=== EXERCISE DIRECTIONS ===
In how many lines of these records does the word "against" appear? Give the number by itself.

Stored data

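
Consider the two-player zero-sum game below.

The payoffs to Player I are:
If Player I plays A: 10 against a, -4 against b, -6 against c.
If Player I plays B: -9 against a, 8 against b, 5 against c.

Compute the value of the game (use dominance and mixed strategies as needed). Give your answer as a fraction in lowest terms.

Column b is strictly dominated by c for Player II (it gives Player I more in every row).
The remaining 2×2 game on (A, B) × (a, c) has no saddle point. Let Player I play A with probability p; indifference gives 10p − 9(1−p) = −6p + 5(1−p), so p = 7/15.
Similarly Player II's optimal q on a is 11/30, and the value is 10·(11/30) + (-6)·(19/30) = -2/15.

-2/15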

=== WRITTEN REPLY ===
2